*** Block opens ***
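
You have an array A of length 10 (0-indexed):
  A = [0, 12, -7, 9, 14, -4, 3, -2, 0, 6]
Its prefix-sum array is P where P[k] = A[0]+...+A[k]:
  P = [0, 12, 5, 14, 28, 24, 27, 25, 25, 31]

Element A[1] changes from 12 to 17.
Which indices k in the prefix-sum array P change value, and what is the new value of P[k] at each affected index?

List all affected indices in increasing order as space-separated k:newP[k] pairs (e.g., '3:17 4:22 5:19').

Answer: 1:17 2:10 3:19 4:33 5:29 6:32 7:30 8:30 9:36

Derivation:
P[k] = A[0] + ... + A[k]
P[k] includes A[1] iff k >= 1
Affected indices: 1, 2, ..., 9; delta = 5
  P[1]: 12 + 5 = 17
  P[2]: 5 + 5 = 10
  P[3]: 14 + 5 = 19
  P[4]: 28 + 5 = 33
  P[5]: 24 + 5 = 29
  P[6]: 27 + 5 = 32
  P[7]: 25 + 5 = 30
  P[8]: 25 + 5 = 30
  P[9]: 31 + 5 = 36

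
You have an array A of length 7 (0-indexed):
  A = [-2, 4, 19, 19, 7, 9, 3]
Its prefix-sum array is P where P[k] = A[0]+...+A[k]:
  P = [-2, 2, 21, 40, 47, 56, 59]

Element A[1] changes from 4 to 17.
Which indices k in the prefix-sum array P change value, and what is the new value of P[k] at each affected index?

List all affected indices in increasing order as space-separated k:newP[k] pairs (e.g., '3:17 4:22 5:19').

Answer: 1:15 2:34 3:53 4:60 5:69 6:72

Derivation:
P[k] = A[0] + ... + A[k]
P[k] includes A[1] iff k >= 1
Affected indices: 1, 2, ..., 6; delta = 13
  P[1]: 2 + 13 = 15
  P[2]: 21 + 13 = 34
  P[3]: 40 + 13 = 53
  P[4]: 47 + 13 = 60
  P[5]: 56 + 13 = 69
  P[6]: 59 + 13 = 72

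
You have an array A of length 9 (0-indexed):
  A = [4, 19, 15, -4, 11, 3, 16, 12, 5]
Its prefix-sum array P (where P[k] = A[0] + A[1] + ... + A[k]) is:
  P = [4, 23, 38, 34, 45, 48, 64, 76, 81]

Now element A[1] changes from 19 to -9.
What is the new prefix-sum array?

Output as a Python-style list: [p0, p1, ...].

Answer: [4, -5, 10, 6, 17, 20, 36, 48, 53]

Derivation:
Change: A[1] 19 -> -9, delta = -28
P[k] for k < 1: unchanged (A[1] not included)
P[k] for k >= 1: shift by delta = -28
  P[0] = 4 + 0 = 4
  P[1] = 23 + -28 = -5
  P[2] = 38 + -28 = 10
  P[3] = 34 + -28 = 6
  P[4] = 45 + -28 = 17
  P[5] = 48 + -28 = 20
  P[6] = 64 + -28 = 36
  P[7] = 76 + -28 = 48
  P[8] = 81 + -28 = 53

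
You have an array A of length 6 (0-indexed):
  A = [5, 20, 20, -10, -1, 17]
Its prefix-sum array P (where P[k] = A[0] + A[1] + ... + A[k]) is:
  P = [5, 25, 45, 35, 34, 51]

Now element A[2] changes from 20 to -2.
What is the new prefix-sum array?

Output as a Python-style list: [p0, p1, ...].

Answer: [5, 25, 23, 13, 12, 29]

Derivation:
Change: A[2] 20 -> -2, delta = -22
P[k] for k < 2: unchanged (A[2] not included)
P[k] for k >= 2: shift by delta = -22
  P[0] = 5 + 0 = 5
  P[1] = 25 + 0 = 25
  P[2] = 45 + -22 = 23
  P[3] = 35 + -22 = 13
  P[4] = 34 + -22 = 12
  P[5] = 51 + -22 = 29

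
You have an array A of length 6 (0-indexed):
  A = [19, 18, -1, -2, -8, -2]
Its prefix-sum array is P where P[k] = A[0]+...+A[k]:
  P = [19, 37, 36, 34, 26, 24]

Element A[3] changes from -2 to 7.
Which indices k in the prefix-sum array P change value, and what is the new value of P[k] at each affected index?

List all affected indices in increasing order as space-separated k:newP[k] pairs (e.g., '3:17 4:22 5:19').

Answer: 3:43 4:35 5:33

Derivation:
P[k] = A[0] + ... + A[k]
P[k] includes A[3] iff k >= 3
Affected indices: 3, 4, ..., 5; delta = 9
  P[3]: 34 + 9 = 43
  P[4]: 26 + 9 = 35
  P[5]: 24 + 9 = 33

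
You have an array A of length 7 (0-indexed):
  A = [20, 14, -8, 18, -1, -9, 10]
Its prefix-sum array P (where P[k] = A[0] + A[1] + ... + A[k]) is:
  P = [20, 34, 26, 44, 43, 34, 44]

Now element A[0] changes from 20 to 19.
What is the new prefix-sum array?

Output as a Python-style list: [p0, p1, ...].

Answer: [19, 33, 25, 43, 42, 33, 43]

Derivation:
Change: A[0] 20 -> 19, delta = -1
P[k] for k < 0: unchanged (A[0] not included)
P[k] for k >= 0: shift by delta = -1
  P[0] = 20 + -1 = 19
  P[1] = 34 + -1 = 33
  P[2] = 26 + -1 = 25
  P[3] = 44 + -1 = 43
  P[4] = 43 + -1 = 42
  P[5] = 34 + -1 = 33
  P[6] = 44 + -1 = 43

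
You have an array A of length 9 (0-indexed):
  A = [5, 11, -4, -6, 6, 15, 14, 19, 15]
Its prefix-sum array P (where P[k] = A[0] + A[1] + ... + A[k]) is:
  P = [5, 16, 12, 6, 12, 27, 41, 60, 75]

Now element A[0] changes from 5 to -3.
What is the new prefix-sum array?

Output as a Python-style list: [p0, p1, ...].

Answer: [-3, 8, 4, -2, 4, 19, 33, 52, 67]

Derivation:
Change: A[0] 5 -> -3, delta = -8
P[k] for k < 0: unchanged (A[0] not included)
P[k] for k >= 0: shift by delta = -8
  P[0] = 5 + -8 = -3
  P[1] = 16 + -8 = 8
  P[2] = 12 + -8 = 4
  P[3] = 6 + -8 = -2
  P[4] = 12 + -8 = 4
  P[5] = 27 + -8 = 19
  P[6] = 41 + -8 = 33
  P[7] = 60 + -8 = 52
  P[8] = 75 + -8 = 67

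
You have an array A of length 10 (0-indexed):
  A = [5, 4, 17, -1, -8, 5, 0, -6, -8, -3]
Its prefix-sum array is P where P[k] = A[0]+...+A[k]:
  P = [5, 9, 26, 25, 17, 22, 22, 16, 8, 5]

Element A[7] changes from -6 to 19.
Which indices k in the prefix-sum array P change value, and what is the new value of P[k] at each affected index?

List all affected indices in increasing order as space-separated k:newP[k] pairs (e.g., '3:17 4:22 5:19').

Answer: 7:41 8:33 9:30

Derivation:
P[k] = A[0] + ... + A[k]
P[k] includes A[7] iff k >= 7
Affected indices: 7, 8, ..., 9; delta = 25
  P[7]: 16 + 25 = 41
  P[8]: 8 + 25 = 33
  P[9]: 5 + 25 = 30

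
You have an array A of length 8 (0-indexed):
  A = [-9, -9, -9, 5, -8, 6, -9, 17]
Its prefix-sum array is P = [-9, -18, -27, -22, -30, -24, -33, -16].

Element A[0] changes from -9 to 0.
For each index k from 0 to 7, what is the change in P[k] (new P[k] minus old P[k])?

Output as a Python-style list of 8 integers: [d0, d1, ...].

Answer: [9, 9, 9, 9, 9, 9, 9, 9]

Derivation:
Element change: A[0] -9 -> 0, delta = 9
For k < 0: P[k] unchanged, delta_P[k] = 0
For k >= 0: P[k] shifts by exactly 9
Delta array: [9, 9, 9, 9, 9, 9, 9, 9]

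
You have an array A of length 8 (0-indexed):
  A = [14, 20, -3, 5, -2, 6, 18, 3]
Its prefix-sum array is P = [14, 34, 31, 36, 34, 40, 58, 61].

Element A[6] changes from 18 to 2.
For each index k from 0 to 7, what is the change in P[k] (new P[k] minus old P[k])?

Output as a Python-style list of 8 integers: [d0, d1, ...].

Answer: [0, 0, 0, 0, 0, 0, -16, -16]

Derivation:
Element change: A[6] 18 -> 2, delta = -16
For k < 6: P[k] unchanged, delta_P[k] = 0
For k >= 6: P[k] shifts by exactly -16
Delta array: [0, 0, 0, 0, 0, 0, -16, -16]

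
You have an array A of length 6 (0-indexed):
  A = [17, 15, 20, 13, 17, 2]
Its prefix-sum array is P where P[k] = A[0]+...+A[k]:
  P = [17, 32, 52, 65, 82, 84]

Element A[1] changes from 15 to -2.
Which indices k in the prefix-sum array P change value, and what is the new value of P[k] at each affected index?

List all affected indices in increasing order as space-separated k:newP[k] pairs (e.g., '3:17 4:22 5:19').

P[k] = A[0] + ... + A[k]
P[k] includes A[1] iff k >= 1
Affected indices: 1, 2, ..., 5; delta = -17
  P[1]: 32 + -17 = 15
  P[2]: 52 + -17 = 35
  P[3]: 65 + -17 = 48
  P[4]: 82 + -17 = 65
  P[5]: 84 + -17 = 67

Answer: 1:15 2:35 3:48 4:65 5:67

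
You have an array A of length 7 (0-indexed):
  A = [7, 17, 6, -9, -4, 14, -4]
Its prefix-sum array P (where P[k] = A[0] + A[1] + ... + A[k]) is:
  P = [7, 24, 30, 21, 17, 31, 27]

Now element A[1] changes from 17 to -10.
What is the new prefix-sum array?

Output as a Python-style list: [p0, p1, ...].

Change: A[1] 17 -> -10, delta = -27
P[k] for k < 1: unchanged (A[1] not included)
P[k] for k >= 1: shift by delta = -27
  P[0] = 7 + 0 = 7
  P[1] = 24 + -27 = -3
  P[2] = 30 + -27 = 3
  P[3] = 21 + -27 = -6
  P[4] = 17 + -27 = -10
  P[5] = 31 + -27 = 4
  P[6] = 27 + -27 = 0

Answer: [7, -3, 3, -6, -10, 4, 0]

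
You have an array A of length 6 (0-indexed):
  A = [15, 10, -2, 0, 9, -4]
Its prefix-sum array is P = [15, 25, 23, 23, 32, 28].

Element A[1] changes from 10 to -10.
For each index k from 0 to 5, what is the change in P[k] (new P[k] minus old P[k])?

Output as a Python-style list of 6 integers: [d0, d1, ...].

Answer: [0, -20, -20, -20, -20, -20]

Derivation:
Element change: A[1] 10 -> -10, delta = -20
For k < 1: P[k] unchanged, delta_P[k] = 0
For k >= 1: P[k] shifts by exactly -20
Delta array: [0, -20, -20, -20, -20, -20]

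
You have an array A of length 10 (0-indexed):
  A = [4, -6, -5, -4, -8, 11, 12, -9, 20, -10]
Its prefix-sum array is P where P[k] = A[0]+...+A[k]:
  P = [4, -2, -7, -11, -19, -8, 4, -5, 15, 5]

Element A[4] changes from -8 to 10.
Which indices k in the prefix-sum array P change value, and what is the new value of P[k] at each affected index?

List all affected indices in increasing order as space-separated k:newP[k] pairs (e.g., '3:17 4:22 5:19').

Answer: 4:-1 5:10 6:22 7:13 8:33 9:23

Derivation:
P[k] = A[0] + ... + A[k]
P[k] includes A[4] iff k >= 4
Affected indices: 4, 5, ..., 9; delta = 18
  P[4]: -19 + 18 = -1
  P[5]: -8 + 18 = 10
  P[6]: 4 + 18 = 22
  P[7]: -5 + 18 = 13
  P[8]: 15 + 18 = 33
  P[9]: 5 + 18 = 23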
*** Block closes ***
*** Block opens ***
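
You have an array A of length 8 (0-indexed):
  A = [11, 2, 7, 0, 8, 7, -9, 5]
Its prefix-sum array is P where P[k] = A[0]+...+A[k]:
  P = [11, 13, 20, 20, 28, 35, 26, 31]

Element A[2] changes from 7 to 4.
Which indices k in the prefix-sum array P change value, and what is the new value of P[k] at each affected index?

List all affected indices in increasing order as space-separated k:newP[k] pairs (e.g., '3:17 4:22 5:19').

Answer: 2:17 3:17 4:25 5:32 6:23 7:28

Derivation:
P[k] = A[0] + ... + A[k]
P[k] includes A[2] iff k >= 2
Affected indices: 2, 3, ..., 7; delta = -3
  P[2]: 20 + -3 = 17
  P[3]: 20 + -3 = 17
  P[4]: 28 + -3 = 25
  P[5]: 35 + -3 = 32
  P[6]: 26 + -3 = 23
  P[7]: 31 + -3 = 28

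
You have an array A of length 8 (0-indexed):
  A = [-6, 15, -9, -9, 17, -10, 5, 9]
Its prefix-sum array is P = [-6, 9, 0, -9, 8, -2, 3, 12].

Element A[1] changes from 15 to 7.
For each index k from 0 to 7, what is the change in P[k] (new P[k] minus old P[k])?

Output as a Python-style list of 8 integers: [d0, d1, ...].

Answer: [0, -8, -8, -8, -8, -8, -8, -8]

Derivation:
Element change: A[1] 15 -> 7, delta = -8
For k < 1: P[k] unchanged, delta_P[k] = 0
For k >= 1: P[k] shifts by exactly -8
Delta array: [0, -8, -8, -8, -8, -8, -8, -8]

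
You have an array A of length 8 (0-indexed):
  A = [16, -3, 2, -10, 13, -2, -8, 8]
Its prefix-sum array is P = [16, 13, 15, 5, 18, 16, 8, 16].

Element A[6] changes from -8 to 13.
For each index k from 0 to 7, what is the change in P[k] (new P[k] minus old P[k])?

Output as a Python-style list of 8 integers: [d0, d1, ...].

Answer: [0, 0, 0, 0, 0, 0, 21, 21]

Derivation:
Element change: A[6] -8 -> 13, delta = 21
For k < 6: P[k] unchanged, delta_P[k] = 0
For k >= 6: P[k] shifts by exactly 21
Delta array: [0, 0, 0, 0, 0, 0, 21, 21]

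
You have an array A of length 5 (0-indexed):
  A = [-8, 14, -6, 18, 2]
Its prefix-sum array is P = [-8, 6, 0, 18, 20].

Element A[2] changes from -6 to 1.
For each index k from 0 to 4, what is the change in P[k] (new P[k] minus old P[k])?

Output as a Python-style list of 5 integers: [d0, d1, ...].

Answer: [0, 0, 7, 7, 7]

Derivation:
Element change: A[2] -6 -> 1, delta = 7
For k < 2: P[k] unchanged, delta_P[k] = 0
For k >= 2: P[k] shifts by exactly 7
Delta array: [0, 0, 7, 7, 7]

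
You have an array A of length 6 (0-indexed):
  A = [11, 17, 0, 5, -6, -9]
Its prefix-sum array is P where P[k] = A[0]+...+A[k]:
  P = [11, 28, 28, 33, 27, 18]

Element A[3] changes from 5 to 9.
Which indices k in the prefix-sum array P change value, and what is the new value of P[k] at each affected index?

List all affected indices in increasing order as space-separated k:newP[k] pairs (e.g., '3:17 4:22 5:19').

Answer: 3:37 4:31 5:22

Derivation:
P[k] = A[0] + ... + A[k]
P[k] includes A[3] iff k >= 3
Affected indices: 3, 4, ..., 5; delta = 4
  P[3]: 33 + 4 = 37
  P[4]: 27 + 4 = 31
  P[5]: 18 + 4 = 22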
*** Block closes ***
== YOUR GOAL ==
All lines above from the one with "Element A[6] changes from 18 to 2." to the one with "23, 32, 28].", inclusive, should be copied exactly, and no other lines.

== RESPONSE BELOW ==
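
Element A[6] changes from 18 to 2.
For each index k from 0 to 7, what is the change in P[k] (new P[k] minus old P[k])?

Output as a Python-style list of 8 integers: [d0, d1, ...].

Answer: [0, 0, 0, 0, 0, 0, -16, -16]

Derivation:
Element change: A[6] 18 -> 2, delta = -16
For k < 6: P[k] unchanged, delta_P[k] = 0
For k >= 6: P[k] shifts by exactly -16
Delta array: [0, 0, 0, 0, 0, 0, -16, -16]

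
You have an array A of length 6 (0-indexed):
  A = [17, 15, 20, 13, 17, 2]
Its prefix-sum array is P where P[k] = A[0]+...+A[k]:
  P = [17, 32, 52, 65, 82, 84]

Element A[1] changes from 15 to -2.
Which indices k in the prefix-sum array P change value, and what is the new value of P[k] at each affected index?

List all affected indices in increasing order as space-separated k:newP[k] pairs (e.g., '3:17 4:22 5:19').

P[k] = A[0] + ... + A[k]
P[k] includes A[1] iff k >= 1
Affected indices: 1, 2, ..., 5; delta = -17
  P[1]: 32 + -17 = 15
  P[2]: 52 + -17 = 35
  P[3]: 65 + -17 = 48
  P[4]: 82 + -17 = 65
  P[5]: 84 + -17 = 67

Answer: 1:15 2:35 3:48 4:65 5:67

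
You have an array A of length 7 (0-indexed):
  A = [7, 17, 6, -9, -4, 14, -4]
Its prefix-sum array P (where P[k] = A[0] + A[1] + ... + A[k]) is:
  P = [7, 24, 30, 21, 17, 31, 27]

Now element A[1] changes from 17 to -10.
What is the new prefix-sum array?

Output as a Python-style list: [p0, p1, ...].

Change: A[1] 17 -> -10, delta = -27
P[k] for k < 1: unchanged (A[1] not included)
P[k] for k >= 1: shift by delta = -27
  P[0] = 7 + 0 = 7
  P[1] = 24 + -27 = -3
  P[2] = 30 + -27 = 3
  P[3] = 21 + -27 = -6
  P[4] = 17 + -27 = -10
  P[5] = 31 + -27 = 4
  P[6] = 27 + -27 = 0

Answer: [7, -3, 3, -6, -10, 4, 0]

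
You have an array A of length 6 (0-indexed):
  A = [15, 10, -2, 0, 9, -4]
Its prefix-sum array is P = [15, 25, 23, 23, 32, 28].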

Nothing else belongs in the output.